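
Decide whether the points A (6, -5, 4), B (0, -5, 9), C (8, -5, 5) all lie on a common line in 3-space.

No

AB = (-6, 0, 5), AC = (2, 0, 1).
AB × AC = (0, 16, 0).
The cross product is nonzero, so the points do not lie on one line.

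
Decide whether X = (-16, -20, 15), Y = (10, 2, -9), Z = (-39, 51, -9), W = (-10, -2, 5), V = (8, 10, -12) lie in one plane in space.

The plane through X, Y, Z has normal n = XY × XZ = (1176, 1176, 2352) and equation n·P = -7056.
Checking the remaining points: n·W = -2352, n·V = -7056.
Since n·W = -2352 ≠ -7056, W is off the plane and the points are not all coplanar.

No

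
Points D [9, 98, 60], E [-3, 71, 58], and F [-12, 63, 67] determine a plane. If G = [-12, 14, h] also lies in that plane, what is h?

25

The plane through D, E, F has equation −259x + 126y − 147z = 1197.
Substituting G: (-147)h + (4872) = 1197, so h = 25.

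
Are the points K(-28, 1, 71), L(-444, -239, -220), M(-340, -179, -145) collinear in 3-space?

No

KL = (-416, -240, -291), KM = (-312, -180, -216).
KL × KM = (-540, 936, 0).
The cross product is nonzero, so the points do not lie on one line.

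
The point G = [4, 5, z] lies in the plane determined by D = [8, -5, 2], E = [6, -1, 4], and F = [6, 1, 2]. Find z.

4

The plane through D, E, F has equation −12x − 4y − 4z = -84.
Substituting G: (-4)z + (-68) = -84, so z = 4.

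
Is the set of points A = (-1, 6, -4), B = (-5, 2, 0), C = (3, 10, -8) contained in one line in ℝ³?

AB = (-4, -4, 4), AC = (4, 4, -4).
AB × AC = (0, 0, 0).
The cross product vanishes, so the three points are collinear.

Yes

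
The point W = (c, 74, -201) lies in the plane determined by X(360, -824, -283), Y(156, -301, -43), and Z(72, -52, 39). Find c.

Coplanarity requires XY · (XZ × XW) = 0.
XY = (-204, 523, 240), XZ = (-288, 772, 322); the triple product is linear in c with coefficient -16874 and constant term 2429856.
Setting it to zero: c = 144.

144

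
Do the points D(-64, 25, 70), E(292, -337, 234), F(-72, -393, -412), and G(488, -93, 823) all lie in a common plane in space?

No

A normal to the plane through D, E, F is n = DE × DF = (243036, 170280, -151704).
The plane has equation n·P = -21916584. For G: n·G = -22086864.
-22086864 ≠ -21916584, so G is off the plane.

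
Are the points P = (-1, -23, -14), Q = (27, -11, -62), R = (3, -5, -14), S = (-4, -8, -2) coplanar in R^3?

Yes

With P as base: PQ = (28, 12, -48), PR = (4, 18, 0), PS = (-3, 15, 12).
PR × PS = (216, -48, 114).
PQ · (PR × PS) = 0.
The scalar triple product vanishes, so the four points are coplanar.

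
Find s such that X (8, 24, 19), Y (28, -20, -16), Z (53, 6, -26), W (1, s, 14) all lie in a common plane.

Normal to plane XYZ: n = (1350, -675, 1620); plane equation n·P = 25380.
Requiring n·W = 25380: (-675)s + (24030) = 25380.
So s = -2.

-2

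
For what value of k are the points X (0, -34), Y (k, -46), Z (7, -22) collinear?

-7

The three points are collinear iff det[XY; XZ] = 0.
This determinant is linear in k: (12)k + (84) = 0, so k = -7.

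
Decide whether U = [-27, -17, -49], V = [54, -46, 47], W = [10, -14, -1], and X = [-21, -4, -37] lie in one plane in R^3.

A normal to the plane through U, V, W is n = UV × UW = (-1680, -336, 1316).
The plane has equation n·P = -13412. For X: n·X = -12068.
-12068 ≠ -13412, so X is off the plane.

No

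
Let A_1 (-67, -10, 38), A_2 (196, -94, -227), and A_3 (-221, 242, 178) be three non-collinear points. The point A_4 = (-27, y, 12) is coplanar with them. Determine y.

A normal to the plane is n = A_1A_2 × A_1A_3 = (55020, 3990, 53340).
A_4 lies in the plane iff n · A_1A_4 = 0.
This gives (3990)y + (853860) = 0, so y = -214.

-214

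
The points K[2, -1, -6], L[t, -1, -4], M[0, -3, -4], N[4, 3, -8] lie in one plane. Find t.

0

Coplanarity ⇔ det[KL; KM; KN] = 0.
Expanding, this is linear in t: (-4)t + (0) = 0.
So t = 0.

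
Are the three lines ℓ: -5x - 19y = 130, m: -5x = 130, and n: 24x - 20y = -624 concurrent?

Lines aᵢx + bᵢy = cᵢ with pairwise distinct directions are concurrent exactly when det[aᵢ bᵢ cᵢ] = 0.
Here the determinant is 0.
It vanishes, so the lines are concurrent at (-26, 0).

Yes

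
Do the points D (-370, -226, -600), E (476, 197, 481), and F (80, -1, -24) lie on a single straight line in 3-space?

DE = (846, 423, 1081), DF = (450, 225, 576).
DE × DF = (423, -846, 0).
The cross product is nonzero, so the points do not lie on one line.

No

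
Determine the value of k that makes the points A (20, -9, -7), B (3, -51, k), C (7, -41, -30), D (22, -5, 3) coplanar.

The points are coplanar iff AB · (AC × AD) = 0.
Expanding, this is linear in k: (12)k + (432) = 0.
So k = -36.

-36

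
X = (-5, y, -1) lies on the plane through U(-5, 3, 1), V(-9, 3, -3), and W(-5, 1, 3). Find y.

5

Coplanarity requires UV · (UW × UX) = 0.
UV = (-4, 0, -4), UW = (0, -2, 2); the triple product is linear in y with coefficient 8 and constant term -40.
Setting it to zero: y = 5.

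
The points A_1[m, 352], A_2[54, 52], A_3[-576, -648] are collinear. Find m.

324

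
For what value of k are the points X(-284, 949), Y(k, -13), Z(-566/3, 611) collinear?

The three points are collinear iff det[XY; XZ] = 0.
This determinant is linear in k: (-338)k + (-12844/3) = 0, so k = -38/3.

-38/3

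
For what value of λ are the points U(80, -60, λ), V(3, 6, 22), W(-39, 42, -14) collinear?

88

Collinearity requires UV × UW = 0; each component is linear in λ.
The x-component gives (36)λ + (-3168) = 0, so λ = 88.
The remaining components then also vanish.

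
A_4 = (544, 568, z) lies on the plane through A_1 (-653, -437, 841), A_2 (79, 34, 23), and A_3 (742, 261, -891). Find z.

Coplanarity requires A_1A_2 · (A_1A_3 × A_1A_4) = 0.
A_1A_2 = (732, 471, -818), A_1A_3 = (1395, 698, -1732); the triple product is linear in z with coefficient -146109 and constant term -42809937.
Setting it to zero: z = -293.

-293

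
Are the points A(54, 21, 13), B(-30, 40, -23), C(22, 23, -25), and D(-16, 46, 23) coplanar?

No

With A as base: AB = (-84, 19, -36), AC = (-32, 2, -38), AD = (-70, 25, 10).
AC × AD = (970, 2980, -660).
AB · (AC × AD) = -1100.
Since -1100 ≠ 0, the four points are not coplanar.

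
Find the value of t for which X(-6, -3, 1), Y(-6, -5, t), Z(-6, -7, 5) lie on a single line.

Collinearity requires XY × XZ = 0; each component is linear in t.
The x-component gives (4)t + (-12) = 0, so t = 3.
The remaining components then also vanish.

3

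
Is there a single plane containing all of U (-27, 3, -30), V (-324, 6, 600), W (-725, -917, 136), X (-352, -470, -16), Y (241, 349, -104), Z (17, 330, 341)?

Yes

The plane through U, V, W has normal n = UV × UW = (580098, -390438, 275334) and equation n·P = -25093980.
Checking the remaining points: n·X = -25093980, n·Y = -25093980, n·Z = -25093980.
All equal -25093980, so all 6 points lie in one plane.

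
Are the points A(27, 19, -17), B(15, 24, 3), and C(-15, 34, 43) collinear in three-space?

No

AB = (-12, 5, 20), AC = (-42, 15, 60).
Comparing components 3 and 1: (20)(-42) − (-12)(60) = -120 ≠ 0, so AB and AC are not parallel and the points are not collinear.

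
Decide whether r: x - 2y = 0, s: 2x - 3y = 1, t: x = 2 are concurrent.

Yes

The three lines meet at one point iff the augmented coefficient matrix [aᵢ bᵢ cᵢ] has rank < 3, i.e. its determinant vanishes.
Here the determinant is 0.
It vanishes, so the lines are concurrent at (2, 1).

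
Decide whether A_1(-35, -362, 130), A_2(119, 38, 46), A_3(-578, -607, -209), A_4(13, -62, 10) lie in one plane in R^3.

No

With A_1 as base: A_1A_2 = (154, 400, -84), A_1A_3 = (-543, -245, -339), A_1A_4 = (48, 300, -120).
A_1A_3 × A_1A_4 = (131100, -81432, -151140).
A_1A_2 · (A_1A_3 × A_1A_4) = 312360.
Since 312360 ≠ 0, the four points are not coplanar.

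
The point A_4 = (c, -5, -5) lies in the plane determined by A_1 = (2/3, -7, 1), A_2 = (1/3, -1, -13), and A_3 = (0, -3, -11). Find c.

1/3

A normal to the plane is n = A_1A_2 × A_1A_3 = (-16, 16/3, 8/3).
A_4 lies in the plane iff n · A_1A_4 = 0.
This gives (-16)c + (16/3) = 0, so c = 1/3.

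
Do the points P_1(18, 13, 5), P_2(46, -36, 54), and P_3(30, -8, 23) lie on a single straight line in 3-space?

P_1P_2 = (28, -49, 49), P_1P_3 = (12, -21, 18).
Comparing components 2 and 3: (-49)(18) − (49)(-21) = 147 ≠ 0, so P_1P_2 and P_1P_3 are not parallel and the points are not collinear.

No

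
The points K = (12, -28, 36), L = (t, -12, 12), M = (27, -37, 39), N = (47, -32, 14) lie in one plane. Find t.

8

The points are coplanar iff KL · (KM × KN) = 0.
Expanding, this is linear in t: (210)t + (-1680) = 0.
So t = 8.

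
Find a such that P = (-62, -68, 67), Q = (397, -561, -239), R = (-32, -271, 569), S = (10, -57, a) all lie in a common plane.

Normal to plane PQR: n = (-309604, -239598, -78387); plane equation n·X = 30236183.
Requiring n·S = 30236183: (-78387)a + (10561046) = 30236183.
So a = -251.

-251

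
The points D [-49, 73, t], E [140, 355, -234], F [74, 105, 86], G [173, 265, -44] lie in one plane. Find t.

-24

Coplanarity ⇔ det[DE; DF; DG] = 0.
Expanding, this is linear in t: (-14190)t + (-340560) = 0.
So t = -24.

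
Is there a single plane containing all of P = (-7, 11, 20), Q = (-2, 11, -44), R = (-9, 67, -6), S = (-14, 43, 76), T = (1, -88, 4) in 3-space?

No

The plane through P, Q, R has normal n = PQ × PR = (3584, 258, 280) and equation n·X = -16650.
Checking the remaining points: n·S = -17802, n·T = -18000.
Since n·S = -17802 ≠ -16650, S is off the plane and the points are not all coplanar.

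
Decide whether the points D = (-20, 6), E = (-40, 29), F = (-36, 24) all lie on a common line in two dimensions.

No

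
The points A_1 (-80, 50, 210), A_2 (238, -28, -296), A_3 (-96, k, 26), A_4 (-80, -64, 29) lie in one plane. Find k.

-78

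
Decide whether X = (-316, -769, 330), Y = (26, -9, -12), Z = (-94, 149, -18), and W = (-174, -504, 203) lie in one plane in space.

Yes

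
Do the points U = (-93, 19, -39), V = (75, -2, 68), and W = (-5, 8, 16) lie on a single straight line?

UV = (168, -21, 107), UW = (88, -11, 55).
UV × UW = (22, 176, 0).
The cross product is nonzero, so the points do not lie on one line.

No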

▸ Aim of the exercise:
For this exercise, reproduce exactly each line from the one containing "Decide whether X = (-316, -769, 330), Y" through the last line of the data, and no others.

▸ Solution:
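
Decide whether X = (-316, -769, 330), Y = (26, -9, -12), Z = (-94, 149, -18), and W = (-174, -504, 203) lie in one plane in space.

Yes

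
Do the points U = (-93, 19, -39), V = (75, -2, 68), and W = (-5, 8, 16) lie on a single straight line?

UV = (168, -21, 107), UW = (88, -11, 55).
UV × UW = (22, 176, 0).
The cross product is nonzero, so the points do not lie on one line.

No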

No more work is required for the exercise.